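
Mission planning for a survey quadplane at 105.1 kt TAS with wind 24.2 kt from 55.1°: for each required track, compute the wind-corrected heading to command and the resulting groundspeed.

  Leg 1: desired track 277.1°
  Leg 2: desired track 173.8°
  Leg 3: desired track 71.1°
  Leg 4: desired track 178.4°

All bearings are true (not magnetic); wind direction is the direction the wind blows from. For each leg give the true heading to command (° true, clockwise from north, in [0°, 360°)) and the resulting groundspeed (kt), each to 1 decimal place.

Leg 1: desired track 277.1°; wind correction +8.9° → command heading 286.0°, groundspeed 121.8 kt
Leg 2: desired track 173.8°; wind correction -11.7° → command heading 162.1°, groundspeed 114.6 kt
Leg 3: desired track 71.1°; wind correction -3.6° → command heading 67.5°, groundspeed 81.6 kt
Leg 4: desired track 178.4°; wind correction -11.1° → command heading 167.3°, groundspeed 116.4 kt

Leg 1: heading=286.0°, groundspeed=121.8 kt
Leg 2: heading=162.1°, groundspeed=114.6 kt
Leg 3: heading=67.5°, groundspeed=81.6 kt
Leg 4: heading=167.3°, groundspeed=116.4 kt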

....

> [WHAT YOU ARE ASKED TO DO]
The lines from the one containing "All bearings are" through the last line of the records are the answer; set them down exactly and add nothing.

> [TASK RESULT]
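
All bearings are true (not magnetic); wind direction is the direction the wind blows from. For each leg give the true heading to command (° true, clockwise from north, in [0°, 360°)) and the resulting groundspeed (kt), each to 1 decimal place.

Leg 1: desired track 277.1°; wind correction +8.9° → command heading 286.0°, groundspeed 121.8 kt
Leg 2: desired track 173.8°; wind correction -11.7° → command heading 162.1°, groundspeed 114.6 kt
Leg 3: desired track 71.1°; wind correction -3.6° → command heading 67.5°, groundspeed 81.6 kt
Leg 4: desired track 178.4°; wind correction -11.1° → command heading 167.3°, groundspeed 116.4 kt

Leg 1: heading=286.0°, groundspeed=121.8 kt
Leg 2: heading=162.1°, groundspeed=114.6 kt
Leg 3: heading=67.5°, groundspeed=81.6 kt
Leg 4: heading=167.3°, groundspeed=116.4 kt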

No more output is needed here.